## Provided data
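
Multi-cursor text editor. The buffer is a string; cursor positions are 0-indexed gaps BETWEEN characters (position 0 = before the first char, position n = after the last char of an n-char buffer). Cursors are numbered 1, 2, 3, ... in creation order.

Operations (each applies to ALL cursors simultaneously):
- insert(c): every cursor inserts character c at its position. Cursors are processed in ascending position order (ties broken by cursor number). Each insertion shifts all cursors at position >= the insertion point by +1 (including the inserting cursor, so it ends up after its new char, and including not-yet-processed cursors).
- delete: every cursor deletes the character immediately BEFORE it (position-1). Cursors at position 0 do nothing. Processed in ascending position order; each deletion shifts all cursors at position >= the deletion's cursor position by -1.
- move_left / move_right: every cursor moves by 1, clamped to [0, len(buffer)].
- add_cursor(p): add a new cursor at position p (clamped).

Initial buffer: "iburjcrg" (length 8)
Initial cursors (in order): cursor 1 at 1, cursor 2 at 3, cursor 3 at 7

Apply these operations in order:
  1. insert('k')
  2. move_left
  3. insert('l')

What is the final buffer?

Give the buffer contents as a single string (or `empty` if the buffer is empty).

After op 1 (insert('k')): buffer="ikbukrjcrkg" (len 11), cursors c1@2 c2@5 c3@10, authorship .1..2....3.
After op 2 (move_left): buffer="ikbukrjcrkg" (len 11), cursors c1@1 c2@4 c3@9, authorship .1..2....3.
After op 3 (insert('l')): buffer="ilkbulkrjcrlkg" (len 14), cursors c1@2 c2@6 c3@12, authorship .11..22....33.

Answer: ilkbulkrjcrlkg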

## Exercise instructions
Every line above that holds the string "Initial" should be returned.

## Answer box
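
Initial buffer: "iburjcrg" (length 8)
Initial cursors (in order): cursor 1 at 1, cursor 2 at 3, cursor 3 at 7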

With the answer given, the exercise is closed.